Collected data
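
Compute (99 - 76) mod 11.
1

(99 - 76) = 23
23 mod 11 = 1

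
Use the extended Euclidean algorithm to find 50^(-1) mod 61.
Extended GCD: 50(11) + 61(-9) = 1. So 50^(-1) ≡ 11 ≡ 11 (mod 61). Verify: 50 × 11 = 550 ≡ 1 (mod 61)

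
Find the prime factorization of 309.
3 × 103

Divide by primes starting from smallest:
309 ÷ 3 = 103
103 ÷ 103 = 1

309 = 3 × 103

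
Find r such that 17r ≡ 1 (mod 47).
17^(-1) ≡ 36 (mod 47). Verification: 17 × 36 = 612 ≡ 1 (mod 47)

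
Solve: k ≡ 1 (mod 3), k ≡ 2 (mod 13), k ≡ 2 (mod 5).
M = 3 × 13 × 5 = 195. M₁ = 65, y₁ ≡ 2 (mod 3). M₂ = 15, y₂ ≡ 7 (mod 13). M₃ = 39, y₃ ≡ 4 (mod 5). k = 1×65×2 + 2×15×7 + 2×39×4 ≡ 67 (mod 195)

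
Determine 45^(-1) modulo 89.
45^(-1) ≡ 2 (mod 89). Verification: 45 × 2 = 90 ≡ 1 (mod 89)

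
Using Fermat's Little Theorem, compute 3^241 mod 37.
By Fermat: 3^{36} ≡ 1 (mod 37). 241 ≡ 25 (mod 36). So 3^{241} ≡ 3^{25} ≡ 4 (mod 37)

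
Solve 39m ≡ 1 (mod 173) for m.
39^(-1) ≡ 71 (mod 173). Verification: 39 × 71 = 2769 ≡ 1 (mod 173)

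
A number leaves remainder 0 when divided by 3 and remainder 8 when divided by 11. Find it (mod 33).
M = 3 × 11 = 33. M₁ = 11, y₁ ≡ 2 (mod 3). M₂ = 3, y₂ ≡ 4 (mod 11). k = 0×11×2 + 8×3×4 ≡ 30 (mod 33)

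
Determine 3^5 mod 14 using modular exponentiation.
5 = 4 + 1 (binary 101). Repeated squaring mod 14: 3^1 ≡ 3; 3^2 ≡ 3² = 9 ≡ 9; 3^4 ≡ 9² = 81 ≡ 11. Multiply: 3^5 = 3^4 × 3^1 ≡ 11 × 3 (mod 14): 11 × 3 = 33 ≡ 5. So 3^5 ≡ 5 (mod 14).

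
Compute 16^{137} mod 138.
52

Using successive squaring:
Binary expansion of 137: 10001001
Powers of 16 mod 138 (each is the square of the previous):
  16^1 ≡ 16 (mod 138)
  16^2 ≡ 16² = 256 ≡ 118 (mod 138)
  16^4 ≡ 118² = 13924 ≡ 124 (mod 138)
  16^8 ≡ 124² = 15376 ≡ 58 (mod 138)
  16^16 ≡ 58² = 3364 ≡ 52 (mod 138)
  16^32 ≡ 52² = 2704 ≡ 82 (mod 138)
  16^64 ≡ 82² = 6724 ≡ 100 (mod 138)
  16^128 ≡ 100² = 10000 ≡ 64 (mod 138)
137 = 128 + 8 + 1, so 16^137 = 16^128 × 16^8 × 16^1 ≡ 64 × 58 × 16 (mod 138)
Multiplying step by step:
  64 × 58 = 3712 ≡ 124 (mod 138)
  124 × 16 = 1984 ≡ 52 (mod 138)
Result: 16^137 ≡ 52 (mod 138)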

==

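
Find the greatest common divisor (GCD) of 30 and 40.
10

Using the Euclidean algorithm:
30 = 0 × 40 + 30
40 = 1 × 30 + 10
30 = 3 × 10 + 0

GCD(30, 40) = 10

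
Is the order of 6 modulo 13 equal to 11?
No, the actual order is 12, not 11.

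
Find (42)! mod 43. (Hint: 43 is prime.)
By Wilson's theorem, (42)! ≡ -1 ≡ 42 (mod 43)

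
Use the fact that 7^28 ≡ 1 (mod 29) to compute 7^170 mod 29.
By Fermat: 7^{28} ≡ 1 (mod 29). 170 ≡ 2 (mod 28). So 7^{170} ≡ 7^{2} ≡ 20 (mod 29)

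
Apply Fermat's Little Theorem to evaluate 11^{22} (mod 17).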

...

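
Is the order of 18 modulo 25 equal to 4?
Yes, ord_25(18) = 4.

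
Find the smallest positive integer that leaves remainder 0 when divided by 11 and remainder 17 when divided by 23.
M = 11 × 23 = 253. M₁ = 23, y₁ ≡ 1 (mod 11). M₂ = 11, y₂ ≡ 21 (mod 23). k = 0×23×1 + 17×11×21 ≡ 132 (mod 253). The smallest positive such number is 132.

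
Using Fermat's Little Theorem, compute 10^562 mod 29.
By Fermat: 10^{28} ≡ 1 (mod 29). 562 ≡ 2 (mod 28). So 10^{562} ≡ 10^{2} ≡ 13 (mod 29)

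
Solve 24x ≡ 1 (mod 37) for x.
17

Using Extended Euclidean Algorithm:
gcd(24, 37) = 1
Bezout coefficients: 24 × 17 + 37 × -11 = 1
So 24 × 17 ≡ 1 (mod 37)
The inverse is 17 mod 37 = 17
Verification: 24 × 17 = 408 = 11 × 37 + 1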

--- About this task ---
Please give back, exactly as it stands above, the stretch from the line with "Use the fact" through the line with "Apply Fermat's Little", and no line outside it.

--- Result of this exercise ---
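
Use the fact that 7^28 ≡ 1 (mod 29) to compute 7^170 mod 29.
By Fermat: 7^{28} ≡ 1 (mod 29). 170 ≡ 2 (mod 28). So 7^{170} ≡ 7^{2} ≡ 20 (mod 29)

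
Apply Fermat's Little Theorem to evaluate 11^{22} (mod 17).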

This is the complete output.